__Task brief__: When you reach the line containing "Radius(A1) = 13.3" in the entries below, start writing out each line exactly, and stop after the line containing "Orientation: P lies".

(Records from a data collection)
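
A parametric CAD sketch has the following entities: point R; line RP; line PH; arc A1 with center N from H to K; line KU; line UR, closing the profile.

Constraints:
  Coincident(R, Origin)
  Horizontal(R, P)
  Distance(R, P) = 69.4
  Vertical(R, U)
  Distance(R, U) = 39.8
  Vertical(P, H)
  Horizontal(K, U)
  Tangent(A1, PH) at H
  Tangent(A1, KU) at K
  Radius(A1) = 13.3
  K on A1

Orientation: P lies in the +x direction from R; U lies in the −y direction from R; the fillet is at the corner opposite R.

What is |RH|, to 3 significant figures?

74.3

R is at the origin; R and P share the same y with |RP| = 69.4 and P on the +x side, so P = (69.4, 0.00). R and U share the same x with |RU| = 39.8 and U on the −y side, so U = (0.00, -39.8). The virtual corner opposite R is at (69.4, -39.8). Since A1 is tangent to PH there, NH ⟂ PH and tangency of A1 to KU means the radius NK is perpendicular to KU, with radius 13.3, so the center N sits 13.3 in from both sides at N = (56.1, -26.5). That places the tangent points at H = (69.4, -26.5) on PH and K = (56.1, -39.8) on KU. Then |RH| = |H − R| = 74.3.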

__Exercise solution__:
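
  Radius(A1) = 13.3
  K on A1

Orientation: P lies in the +x direction from R; U lies in the −y direction from R; the fillet is at the corner opposite R.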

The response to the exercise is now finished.